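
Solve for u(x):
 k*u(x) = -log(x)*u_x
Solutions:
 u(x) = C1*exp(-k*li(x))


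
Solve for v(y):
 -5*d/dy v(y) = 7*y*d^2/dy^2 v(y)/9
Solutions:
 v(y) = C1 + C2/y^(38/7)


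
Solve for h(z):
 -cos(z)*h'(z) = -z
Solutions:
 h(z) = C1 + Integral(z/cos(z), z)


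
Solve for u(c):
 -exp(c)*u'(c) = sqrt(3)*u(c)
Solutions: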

★ ★ ★ ★ ★

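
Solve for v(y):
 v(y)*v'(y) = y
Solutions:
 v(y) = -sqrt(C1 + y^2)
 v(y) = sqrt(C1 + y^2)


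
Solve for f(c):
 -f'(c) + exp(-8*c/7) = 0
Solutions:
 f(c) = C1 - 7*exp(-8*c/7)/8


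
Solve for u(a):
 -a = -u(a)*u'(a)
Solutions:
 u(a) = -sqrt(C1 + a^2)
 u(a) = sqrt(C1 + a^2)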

★ ★ ★ ★ ★

### REQUIRED ACTION:
Check each line of the records for "Solve" and copy the ones that contain it.

### TASK RESPONSE:
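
Solve for u(x):
Solve for v(y):
Solve for h(z):
Solve for u(c):
Solve for v(y):
Solve for f(c):
Solve for u(a):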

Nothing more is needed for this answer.